— Required action —
Each record below is to be set down again precisely.

— Provided material —
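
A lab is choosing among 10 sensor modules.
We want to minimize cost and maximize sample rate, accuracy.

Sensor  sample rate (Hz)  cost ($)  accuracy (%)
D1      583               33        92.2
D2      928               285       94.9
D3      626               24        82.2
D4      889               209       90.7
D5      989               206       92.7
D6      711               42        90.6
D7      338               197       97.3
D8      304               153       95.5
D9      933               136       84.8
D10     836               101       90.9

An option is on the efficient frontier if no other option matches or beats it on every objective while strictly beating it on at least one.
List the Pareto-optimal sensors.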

— Answer —
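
A lab is choosing among 10 sensor modules.
We want to minimize cost and maximize sample rate, accuracy.

Sensor  sample rate (Hz)  cost ($)  accuracy (%)
D1      583               33        92.2
D2      928               285       94.9
D3      626               24        82.2
D4      889               209       90.7
D5      989               206       92.7
D6      711               42        90.6
D7      338               197       97.3
D8      304               153       95.5
D9      933               136       84.8
D10     836               101       90.9

An option is on the efficient frontier if no other option matches or beats it on every objective while strictly beating it on at least one.
List the Pareto-optimal sensors.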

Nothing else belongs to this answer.